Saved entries

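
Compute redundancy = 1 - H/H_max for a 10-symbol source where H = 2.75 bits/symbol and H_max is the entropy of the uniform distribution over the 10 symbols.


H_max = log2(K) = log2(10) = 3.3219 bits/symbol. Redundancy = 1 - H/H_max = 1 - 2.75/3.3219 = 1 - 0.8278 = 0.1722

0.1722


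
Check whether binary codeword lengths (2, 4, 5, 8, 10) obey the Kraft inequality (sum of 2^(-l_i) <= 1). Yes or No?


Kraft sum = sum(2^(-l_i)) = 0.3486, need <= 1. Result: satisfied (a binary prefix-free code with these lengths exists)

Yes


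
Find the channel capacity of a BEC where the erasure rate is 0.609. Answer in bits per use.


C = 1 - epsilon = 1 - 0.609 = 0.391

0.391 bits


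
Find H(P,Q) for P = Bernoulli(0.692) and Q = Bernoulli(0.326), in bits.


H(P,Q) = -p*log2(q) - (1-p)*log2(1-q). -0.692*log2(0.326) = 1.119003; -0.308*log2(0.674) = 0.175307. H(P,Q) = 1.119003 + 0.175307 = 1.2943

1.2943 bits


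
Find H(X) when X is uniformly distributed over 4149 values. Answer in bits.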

* * *

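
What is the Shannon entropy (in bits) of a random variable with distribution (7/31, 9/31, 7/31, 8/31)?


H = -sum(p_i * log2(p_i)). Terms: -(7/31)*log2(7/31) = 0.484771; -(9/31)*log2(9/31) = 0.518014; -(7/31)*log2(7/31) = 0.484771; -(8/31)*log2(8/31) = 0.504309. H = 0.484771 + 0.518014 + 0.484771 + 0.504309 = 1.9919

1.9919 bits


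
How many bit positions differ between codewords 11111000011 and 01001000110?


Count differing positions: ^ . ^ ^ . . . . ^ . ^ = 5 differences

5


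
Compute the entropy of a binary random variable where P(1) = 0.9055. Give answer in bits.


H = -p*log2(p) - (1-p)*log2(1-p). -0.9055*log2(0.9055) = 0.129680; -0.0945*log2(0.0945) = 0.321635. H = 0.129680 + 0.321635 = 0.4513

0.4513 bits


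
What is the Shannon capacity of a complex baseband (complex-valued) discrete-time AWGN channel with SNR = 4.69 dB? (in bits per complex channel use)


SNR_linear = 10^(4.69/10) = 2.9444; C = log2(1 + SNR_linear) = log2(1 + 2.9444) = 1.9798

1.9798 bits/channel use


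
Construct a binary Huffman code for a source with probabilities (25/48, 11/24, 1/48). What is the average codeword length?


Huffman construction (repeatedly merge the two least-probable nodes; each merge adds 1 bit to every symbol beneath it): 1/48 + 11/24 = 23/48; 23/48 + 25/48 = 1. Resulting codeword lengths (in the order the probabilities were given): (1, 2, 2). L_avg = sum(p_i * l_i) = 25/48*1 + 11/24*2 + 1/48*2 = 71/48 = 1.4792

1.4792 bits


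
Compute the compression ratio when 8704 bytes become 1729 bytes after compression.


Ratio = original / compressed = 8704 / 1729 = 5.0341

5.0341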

---

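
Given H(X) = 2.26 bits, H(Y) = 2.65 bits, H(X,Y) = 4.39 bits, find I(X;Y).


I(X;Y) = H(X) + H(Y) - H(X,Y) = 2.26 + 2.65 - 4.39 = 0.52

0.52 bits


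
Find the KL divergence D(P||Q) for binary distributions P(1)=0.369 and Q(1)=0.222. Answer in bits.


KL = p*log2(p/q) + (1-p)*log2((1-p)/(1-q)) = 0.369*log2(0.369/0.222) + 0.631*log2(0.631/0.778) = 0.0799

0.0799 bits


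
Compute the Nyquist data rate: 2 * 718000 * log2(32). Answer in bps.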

Problem
Could you return exactly the lines above from the line with "Find the KL" to the line with "Compute the Nyquist", both included, and nothing else?

Answer section
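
Find the KL divergence D(P||Q) for binary distributions P(1)=0.369 and Q(1)=0.222. Answer in bits.


KL = p*log2(p/q) + (1-p)*log2((1-p)/(1-q)) = 0.369*log2(0.369/0.222) + 0.631*log2(0.631/0.778) = 0.0799

0.0799 bits


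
Compute the Nyquist data rate: 2 * 718000 * log2(32). Answer in bps.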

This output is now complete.